↓↓↓

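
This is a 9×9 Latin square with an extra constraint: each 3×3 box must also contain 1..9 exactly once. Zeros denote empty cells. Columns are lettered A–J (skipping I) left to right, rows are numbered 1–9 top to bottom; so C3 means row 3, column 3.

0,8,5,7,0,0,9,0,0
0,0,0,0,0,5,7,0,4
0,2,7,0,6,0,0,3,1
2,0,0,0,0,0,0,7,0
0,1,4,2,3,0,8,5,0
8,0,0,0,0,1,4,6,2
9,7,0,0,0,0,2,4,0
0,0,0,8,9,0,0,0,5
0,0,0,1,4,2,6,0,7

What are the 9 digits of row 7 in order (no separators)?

971653248

H1 = 2 (sole candidate).
J1 = 6 (sole candidate).
H2 = 8 (sole candidate).
A3 = 4 (sole candidate).
D3 = 9 (sole candidate).
F3 = 8 (sole candidate).
G3 = 5 (sole candidate).
J5 = 9 (sole candidate).
D6 = 5 (sole candidate).
E6 = 7 (sole candidate).
E7 = 5: row 7 has {2,4,7,9}; col 5 has {3,4,6,7,9}; box has {1,2,4,8,9} → only 5 remains.
H8 = 1 (sole candidate).
H9 = 9 (sole candidate).
E1 = 1 (sole candidate).
D2 = 3 (sole candidate).
E2 = 2 (sole candidate).
E4 = 8 (sole candidate).
J4 = 3 (sole candidate).
F5 = 6 (sole candidate).
D7 = 6: row 7 has {2,4,5,7,9}; col 4 has {1,2,3,5,7,8,9}; box has {1,2,4,5,8,9} → only 6 remains.
F7 = 3: row 7 has {2,4,5,6,7,9}; col 6 has {1,2,5,6,8}; box has {1,2,4,5,6,8,9} → only 3 remains.
J7 = 8: row 7 has {2,3,4,5,6,7,9}; col 9 has {1,2,3,4,5,6,7,9}; box has {1,2,4,5,6,7,9} → only 8 remains.
F8 = 7 (sole candidate).
G8 = 3 (sole candidate).
A1 = 3 (sole candidate).
F1 = 4 (sole candidate).
D4 = 4 (sole candidate).
F4 = 9 (sole candidate).
G4 = 1 (sole candidate).
A5 = 7 (sole candidate).
C7 = 1: row 7 has {2,3,4,5,6,7,8,9}; col 3 has {4,5,7}; box has {7,9} → only 1 remains.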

↑↑↑

**Exercise:** Repeat the material, keeping every word exactly as it is.

**Task output:**
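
This is a 9×9 Latin square with an extra constraint: each 3×3 box must also contain 1..9 exactly once. Zeros denote empty cells. Columns are lettered A–J (skipping I) left to right, rows are numbered 1–9 top to bottom; so C3 means row 3, column 3.

0,8,5,7,0,0,9,0,0
0,0,0,0,0,5,7,0,4
0,2,7,0,6,0,0,3,1
2,0,0,0,0,0,0,7,0
0,1,4,2,3,0,8,5,0
8,0,0,0,0,1,4,6,2
9,7,0,0,0,0,2,4,0
0,0,0,8,9,0,0,0,5
0,0,0,1,4,2,6,0,7

What are the 9 digits of row 7 in order (no separators)?

971653248

H1 = 2 (sole candidate).
J1 = 6 (sole candidate).
H2 = 8 (sole candidate).
A3 = 4 (sole candidate).
D3 = 9 (sole candidate).
F3 = 8 (sole candidate).
G3 = 5 (sole candidate).
J5 = 9 (sole candidate).
D6 = 5 (sole candidate).
E6 = 7 (sole candidate).
E7 = 5: row 7 has {2,4,7,9}; col 5 has {3,4,6,7,9}; box has {1,2,4,8,9} → only 5 remains.
H8 = 1 (sole candidate).
H9 = 9 (sole candidate).
E1 = 1 (sole candidate).
D2 = 3 (sole candidate).
E2 = 2 (sole candidate).
E4 = 8 (sole candidate).
J4 = 3 (sole candidate).
F5 = 6 (sole candidate).
D7 = 6: row 7 has {2,4,5,7,9}; col 4 has {1,2,3,5,7,8,9}; box has {1,2,4,5,8,9} → only 6 remains.
F7 = 3: row 7 has {2,4,5,6,7,9}; col 6 has {1,2,5,6,8}; box has {1,2,4,5,6,8,9} → only 3 remains.
J7 = 8: row 7 has {2,3,4,5,6,7,9}; col 9 has {1,2,3,4,5,6,7,9}; box has {1,2,4,5,6,7,9} → only 8 remains.
F8 = 7 (sole candidate).
G8 = 3 (sole candidate).
A1 = 3 (sole candidate).
F1 = 4 (sole candidate).
D4 = 4 (sole candidate).
F4 = 9 (sole candidate).
G4 = 1 (sole candidate).
A5 = 7 (sole candidate).
C7 = 1: row 7 has {2,3,4,5,6,7,8,9}; col 3 has {4,5,7}; box has {7,9} → only 1 remains.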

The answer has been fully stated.